__Task item__
Return verbatim every line from the first line of the data below to the line that contains "CREATE TABLE courses", inclusive, and no further.

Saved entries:

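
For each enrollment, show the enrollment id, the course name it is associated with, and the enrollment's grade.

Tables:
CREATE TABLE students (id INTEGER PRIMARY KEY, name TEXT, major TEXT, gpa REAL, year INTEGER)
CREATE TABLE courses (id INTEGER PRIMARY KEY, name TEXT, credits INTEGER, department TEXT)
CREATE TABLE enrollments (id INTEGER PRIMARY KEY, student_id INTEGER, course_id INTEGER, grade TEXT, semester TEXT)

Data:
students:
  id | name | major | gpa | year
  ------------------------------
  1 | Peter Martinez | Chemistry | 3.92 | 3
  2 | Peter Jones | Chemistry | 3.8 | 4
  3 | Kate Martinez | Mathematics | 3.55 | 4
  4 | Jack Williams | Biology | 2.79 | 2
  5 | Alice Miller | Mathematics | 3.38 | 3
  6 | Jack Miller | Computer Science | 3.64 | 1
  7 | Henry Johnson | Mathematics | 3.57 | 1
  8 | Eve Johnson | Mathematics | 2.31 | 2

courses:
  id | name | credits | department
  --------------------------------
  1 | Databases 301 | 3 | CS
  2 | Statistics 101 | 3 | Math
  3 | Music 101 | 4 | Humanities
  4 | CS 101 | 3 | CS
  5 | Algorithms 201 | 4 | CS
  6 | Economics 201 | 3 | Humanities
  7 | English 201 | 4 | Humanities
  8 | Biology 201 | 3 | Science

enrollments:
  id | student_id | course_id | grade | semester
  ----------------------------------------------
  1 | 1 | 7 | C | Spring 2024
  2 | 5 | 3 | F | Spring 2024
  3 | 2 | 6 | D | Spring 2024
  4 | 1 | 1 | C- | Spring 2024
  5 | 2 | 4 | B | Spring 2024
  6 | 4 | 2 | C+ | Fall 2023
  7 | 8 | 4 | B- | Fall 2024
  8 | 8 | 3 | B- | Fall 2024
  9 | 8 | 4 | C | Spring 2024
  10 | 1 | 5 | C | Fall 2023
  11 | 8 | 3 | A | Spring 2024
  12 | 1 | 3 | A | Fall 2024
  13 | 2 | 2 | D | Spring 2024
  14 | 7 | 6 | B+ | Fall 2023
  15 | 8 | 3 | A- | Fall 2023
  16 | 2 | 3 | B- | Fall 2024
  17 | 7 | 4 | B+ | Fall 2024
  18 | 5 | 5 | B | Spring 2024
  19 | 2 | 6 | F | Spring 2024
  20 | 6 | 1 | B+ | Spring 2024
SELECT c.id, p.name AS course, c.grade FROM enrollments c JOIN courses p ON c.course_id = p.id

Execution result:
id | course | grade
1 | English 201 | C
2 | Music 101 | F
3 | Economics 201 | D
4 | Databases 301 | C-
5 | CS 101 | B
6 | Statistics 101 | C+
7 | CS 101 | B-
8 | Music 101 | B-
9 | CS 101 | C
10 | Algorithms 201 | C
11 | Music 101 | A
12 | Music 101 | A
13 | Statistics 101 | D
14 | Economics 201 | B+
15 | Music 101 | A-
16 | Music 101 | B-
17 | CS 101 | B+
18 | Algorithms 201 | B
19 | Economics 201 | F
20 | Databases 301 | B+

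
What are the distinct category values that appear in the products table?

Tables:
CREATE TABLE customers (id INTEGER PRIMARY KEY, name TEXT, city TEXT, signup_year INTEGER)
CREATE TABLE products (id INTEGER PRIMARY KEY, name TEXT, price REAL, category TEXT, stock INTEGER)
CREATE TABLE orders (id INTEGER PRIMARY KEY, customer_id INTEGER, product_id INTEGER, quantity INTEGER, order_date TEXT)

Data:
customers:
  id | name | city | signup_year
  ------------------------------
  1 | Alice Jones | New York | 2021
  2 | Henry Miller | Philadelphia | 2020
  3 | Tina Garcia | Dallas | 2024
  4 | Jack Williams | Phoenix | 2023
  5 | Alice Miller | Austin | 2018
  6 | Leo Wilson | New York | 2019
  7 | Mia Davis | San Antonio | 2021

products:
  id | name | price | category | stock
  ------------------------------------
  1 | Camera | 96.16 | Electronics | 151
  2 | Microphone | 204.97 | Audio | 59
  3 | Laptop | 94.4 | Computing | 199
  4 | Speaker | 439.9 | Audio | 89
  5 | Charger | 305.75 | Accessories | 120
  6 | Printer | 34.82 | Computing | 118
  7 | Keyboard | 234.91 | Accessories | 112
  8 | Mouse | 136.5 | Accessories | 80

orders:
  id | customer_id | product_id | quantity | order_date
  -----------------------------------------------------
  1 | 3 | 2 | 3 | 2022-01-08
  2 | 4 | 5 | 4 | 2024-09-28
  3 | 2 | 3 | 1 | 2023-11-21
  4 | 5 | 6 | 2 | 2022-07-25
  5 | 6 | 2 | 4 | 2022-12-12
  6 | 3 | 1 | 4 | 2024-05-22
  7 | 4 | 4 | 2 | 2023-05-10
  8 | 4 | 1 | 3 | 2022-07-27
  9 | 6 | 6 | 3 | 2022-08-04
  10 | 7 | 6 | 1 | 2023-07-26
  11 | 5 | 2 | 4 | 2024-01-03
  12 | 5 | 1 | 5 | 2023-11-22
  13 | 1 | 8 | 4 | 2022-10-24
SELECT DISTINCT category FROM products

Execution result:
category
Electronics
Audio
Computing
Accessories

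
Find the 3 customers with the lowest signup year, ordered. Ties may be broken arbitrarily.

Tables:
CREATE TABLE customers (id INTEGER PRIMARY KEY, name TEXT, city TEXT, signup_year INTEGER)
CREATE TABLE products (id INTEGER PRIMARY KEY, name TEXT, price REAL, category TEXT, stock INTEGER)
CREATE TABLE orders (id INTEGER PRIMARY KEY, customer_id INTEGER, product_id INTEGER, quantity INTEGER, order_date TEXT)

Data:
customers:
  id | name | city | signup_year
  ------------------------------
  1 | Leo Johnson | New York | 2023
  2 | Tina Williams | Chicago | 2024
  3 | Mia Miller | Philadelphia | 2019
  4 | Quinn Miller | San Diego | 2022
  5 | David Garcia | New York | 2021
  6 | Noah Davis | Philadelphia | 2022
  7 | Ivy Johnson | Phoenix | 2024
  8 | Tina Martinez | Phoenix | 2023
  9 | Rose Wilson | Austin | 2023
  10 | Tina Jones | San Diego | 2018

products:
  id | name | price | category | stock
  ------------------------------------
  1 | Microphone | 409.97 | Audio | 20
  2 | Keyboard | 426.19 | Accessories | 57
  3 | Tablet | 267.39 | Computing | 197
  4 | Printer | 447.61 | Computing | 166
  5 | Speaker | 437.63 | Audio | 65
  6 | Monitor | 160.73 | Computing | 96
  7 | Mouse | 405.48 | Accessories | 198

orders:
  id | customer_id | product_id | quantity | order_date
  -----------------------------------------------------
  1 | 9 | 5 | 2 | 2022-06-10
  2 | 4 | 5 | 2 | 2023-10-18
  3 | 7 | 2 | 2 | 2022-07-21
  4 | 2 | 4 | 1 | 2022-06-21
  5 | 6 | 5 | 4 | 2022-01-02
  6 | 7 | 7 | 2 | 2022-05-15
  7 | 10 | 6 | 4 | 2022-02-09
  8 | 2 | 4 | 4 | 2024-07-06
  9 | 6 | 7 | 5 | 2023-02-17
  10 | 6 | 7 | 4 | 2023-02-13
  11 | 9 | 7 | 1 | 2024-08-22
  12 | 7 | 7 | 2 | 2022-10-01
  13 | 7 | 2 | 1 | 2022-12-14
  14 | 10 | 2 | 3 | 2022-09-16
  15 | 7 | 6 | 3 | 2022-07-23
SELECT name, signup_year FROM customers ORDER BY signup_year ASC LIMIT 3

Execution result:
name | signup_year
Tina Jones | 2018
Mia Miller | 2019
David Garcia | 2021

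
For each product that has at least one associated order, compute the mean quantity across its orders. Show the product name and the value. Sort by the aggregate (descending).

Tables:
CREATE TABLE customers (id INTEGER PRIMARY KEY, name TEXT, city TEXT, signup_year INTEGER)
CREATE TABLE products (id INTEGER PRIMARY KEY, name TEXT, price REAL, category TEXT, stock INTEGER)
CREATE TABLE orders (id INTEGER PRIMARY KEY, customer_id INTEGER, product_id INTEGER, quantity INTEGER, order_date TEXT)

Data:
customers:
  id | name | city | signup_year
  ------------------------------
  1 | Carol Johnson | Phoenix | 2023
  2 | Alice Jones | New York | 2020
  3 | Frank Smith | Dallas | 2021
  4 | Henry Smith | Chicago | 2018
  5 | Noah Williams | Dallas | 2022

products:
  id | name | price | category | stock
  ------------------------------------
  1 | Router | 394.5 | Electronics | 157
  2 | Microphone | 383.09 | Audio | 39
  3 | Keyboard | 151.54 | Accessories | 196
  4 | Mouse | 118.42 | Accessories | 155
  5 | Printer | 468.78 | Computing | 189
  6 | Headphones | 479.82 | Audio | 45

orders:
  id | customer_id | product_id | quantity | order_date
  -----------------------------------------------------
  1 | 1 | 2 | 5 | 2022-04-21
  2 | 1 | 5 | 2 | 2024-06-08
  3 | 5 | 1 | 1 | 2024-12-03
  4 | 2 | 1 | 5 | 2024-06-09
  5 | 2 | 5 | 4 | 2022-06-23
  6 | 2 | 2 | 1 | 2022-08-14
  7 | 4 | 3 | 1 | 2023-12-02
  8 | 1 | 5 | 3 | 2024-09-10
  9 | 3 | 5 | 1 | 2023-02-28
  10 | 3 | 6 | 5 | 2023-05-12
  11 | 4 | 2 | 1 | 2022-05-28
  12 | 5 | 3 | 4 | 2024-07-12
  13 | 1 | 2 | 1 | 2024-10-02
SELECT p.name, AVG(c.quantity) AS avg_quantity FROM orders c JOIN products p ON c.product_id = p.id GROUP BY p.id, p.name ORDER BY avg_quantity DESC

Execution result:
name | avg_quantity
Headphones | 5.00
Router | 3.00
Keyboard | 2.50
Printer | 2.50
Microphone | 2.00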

__Exercise response__
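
For each enrollment, show the enrollment id, the course name it is associated with, and the enrollment's grade.

Tables:
CREATE TABLE students (id INTEGER PRIMARY KEY, name TEXT, major TEXT, gpa REAL, year INTEGER)
CREATE TABLE courses (id INTEGER PRIMARY KEY, name TEXT, credits INTEGER, department TEXT)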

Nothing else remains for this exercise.